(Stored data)
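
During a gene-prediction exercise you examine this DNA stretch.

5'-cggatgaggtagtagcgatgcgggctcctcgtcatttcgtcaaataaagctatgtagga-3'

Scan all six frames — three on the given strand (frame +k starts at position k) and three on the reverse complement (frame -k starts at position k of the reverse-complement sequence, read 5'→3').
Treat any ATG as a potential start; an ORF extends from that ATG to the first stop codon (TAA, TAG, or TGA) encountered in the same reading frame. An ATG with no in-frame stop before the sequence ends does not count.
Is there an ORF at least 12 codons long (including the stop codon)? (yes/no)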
...
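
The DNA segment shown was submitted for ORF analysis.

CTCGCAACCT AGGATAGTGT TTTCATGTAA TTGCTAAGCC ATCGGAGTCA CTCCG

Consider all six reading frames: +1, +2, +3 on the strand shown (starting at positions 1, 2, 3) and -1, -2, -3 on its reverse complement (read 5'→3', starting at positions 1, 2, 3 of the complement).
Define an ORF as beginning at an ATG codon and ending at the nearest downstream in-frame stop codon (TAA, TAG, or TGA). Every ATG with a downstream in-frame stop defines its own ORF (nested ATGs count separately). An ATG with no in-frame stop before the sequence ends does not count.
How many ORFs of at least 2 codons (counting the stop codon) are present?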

PROMPT>
Given the records above, reproduce precisely and only the lines between the line holding "During a gene-prediction" and the line holding "Scan all six", inclusive.

RESPONSE AREA>
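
During a gene-prediction exercise you examine this DNA stretch.

5'-cggatgaggtagtagcgatgcgggctcctcgtcatttcgtcaaataaagctatgtagga-3'

Scan all six frames — three on the given strand (frame +k starts at position k) and three on the reverse complement (frame -k starts at position k of the reverse-complement sequence, read 5'→3').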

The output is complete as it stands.